[Records contained in a dataset]
......

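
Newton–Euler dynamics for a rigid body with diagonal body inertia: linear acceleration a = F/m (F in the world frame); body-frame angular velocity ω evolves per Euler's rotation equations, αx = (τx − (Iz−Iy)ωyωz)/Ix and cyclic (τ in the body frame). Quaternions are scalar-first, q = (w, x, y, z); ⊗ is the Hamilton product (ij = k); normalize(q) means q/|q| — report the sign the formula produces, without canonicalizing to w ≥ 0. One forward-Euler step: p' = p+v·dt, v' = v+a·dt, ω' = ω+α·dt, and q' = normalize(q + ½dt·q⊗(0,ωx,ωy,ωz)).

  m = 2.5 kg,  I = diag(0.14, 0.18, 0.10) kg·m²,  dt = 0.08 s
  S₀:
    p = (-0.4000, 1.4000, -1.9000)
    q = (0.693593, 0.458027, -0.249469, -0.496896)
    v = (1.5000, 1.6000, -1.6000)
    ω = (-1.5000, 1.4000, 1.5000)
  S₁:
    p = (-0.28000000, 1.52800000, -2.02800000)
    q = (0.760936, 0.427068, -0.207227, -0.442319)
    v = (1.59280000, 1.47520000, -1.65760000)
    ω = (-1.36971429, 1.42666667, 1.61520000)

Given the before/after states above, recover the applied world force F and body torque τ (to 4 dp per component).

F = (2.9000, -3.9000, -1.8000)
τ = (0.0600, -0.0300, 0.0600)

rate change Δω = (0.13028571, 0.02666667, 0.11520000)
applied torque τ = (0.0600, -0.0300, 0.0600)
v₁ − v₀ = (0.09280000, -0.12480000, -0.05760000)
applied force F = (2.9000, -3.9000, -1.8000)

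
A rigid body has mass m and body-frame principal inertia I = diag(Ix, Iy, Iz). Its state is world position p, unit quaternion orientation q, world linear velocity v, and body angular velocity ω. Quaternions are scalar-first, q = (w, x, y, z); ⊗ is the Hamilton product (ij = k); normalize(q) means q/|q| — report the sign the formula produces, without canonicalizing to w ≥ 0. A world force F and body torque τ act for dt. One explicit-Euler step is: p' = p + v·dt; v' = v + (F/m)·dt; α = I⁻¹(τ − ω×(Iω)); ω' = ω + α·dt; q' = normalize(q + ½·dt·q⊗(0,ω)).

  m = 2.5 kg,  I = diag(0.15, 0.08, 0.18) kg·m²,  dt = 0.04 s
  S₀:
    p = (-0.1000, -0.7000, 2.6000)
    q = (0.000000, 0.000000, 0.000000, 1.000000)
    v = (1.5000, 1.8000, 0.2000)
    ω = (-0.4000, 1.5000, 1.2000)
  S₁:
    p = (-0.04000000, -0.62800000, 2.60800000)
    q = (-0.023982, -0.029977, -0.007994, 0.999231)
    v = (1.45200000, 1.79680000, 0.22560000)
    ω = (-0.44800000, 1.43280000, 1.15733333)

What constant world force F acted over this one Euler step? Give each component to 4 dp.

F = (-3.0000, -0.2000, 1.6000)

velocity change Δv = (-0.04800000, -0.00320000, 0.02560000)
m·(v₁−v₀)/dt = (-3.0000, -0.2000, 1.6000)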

......

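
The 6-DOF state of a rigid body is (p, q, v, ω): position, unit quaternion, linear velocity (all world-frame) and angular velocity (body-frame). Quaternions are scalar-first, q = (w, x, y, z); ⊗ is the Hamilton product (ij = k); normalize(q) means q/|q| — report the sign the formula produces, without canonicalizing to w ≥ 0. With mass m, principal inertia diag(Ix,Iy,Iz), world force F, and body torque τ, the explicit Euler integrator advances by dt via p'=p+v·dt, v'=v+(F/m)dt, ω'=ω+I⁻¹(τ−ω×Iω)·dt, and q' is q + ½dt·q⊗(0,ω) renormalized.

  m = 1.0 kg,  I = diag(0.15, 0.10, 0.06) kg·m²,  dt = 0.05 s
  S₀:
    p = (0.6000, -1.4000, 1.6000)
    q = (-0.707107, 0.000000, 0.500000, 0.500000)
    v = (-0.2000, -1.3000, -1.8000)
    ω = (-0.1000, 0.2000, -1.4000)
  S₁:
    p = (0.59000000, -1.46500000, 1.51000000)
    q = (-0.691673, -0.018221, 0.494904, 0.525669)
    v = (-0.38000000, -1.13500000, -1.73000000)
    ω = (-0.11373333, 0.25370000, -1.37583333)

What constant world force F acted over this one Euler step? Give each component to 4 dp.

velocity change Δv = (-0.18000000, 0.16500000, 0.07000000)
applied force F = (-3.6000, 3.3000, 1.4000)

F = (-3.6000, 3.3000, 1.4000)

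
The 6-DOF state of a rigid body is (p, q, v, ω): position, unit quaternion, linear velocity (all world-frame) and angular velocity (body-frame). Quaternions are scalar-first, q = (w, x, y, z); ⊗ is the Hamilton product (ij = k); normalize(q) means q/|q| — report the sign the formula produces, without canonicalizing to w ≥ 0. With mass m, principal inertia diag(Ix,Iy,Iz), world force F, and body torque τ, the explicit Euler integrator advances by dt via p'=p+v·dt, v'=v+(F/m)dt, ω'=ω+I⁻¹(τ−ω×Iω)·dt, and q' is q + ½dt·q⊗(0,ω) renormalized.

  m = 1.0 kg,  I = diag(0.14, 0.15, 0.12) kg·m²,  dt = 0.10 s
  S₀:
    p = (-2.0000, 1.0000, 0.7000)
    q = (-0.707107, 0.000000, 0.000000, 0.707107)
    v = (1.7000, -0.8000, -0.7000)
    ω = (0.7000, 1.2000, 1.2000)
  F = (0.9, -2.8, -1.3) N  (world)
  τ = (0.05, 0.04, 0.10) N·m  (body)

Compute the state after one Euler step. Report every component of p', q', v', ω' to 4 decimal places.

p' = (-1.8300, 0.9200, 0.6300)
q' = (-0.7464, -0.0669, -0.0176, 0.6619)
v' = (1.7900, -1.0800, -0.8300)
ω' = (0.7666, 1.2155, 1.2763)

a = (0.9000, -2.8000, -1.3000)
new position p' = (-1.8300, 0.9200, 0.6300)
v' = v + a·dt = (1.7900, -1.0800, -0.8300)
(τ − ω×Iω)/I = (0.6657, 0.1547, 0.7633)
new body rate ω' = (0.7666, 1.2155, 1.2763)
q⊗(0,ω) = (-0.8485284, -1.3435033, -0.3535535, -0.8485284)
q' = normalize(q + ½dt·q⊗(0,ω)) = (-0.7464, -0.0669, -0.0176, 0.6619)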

......

PROBLEM DESCRIPTION. From the records above, quote only the lines running from the line with "v = (-0.2000, -1.3000, -1.8000)" to the line with "F = (0.9, -2.8, -1.3)", both lines included.

RESPONSE.
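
    v = (-0.2000, -1.3000, -1.8000)
    ω = (-0.1000, 0.2000, -1.4000)
  S₁:
    p = (0.59000000, -1.46500000, 1.51000000)
    q = (-0.691673, -0.018221, 0.494904, 0.525669)
    v = (-0.38000000, -1.13500000, -1.73000000)
    ω = (-0.11373333, 0.25370000, -1.37583333)

What constant world force F acted over this one Euler step? Give each component to 4 dp.

velocity change Δv = (-0.18000000, 0.16500000, 0.07000000)
applied force F = (-3.6000, 3.3000, 1.4000)

F = (-3.6000, 3.3000, 1.4000)

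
The 6-DOF state of a rigid body is (p, q, v, ω): position, unit quaternion, linear velocity (all world-frame) and angular velocity (body-frame). Quaternions are scalar-first, q = (w, x, y, z); ⊗ is the Hamilton product (ij = k); normalize(q) means q/|q| — report the sign the formula produces, without canonicalizing to w ≥ 0. With mass m, principal inertia diag(Ix,Iy,Iz), world force F, and body torque τ, the explicit Euler integrator advances by dt via p'=p+v·dt, v'=v+(F/m)dt, ω'=ω+I⁻¹(τ−ω×Iω)·dt, and q' is q + ½dt·q⊗(0,ω) renormalized.

  m = 1.0 kg,  I = diag(0.14, 0.15, 0.12) kg·m²,  dt = 0.10 s
  S₀:
    p = (-2.0000, 1.0000, 0.7000)
    q = (-0.707107, 0.000000, 0.000000, 0.707107)
    v = (1.7000, -0.8000, -0.7000)
    ω = (0.7000, 1.2000, 1.2000)
  F = (0.9, -2.8, -1.3) N  (world)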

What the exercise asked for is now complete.